Data records –
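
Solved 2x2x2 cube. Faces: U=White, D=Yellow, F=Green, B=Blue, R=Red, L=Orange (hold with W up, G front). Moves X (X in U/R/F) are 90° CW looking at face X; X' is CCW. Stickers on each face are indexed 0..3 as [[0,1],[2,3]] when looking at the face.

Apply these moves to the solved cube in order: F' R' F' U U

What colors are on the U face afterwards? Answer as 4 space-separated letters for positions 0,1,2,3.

After move 1 (F'): F=GGGG U=WWRR R=YRYR D=OOYY L=OWOW
After move 2 (R'): R=RRYY U=WBRB F=GWGR D=OGYG B=YBOB
After move 3 (F'): F=WRGG U=WBRY R=GROY D=WWYG L=OBOR
After move 4 (U): U=RWYB F=GRGG R=YBOY B=OBOB L=WROR
After move 5 (U): U=YRBW F=YBGG R=OBOY B=WROB L=GROR
Query: U face = YRBW

Answer: Y R B W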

Task goal –
Set down only these lines, exactly: the one containing "Apply these moves" and each line after it through the end of the entries above.

Finished exercise –
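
Apply these moves to the solved cube in order: F' R' F' U U

What colors are on the U face afterwards? Answer as 4 space-separated letters for positions 0,1,2,3.

After move 1 (F'): F=GGGG U=WWRR R=YRYR D=OOYY L=OWOW
After move 2 (R'): R=RRYY U=WBRB F=GWGR D=OGYG B=YBOB
After move 3 (F'): F=WRGG U=WBRY R=GROY D=WWYG L=OBOR
After move 4 (U): U=RWYB F=GRGG R=YBOY B=OBOB L=WROR
After move 5 (U): U=YRBW F=YBGG R=OBOY B=WROB L=GROR
Query: U face = YRBW

Answer: Y R B W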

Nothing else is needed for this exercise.